* **What you should do**
Write out the records word for word.

[Stored data entries]
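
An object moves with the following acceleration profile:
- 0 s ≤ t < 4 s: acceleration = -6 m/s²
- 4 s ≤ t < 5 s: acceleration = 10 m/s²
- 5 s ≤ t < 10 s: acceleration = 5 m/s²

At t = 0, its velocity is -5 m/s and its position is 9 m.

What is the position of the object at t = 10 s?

-115.5 m

On each constant-a segment, Δv = aΔt and Δx = v₀Δt + ½aΔt²; chain segment to segment.
0–4 s: v starts -5 m/s; Δx = -5·4 + ½·-6·4² = -68 m; v ends -29 m/s.
4–5 s: v starts -29 m/s; Δx = -29·1 + ½·10·1² = -24 m; v ends -19 m/s.
5–10 s: v starts -19 m/s; Δx = -19·5 + ½·5·5² = -32.5 m; v ends 6 m/s.
x(10) = 9 + Σ Δx = -115.5 m.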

* **Exercise solution**
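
An object moves with the following acceleration profile:
- 0 s ≤ t < 4 s: acceleration = -6 m/s²
- 4 s ≤ t < 5 s: acceleration = 10 m/s²
- 5 s ≤ t < 10 s: acceleration = 5 m/s²

At t = 0, its velocity is -5 m/s and its position is 9 m.

What is the position of the object at t = 10 s?

-115.5 m

On each constant-a segment, Δv = aΔt and Δx = v₀Δt + ½aΔt²; chain segment to segment.
0–4 s: v starts -5 m/s; Δx = -5·4 + ½·-6·4² = -68 m; v ends -29 m/s.
4–5 s: v starts -29 m/s; Δx = -29·1 + ½·10·1² = -24 m; v ends -19 m/s.
5–10 s: v starts -19 m/s; Δx = -19·5 + ½·5·5² = -32.5 m; v ends 6 m/s.
x(10) = 9 + Σ Δx = -115.5 m.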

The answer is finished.